What you need to do.
Each line below that holds the string "size" counts once; report the total and nothing else.

Stored items:

>>>>

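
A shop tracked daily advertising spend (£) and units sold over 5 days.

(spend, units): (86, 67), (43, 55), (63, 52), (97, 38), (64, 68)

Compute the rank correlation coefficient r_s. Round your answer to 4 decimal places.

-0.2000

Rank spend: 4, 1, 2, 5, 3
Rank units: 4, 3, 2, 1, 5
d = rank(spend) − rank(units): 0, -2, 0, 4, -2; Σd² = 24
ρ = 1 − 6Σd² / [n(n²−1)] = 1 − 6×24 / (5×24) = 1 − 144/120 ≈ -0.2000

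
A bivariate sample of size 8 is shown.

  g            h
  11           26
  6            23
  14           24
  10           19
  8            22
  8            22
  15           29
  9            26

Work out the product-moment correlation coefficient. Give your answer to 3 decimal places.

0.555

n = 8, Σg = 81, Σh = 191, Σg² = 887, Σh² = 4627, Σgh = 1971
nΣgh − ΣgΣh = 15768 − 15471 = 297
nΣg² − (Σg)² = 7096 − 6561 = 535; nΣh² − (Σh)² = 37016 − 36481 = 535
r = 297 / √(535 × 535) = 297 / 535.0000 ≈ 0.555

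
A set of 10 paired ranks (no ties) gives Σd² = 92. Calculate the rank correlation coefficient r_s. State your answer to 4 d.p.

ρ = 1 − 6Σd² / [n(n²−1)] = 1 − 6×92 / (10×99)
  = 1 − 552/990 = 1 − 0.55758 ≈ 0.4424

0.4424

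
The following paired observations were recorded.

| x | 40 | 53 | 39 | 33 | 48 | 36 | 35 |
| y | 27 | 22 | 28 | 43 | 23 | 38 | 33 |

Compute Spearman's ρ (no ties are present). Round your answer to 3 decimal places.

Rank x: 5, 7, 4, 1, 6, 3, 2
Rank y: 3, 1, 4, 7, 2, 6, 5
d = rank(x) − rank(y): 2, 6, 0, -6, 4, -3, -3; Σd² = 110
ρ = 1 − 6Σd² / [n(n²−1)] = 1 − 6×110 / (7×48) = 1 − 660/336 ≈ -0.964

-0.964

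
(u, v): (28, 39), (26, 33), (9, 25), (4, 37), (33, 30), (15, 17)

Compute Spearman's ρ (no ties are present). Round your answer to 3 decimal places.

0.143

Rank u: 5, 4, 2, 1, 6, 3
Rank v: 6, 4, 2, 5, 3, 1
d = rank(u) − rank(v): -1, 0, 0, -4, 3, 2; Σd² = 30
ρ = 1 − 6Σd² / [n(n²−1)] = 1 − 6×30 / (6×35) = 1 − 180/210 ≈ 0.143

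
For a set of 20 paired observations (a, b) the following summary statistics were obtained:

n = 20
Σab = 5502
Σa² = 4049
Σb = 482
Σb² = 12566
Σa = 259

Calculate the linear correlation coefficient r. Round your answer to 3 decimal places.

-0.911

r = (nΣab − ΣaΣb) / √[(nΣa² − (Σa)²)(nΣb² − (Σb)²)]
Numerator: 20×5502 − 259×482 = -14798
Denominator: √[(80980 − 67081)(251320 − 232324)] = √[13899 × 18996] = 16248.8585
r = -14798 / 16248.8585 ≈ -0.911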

<<<<
>>>>

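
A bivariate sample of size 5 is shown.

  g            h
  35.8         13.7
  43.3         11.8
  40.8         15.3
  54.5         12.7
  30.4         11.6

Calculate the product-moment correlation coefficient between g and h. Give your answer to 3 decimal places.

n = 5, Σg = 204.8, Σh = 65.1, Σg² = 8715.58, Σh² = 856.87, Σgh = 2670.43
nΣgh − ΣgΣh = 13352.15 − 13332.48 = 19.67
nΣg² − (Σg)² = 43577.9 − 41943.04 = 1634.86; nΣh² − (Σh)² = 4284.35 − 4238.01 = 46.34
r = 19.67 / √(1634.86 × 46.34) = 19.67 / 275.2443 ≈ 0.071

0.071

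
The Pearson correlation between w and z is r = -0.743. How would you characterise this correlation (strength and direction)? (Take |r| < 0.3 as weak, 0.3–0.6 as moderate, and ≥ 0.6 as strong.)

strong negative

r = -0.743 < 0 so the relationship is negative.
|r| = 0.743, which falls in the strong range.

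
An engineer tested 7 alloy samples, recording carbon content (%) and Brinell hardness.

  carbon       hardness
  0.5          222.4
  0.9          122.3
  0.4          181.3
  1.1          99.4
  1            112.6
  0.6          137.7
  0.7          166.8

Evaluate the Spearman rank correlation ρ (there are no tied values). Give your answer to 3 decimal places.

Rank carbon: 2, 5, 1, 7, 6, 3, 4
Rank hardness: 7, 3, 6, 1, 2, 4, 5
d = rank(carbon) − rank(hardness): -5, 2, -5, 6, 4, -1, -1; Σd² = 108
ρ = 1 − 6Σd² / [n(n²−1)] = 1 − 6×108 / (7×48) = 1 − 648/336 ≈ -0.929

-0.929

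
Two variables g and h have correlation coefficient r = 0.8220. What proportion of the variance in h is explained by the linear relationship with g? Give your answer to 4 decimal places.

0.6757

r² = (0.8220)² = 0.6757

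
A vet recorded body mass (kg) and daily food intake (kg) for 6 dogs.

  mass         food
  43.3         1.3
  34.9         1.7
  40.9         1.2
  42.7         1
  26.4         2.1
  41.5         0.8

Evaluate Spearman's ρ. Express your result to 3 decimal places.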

<<<<

Result.
2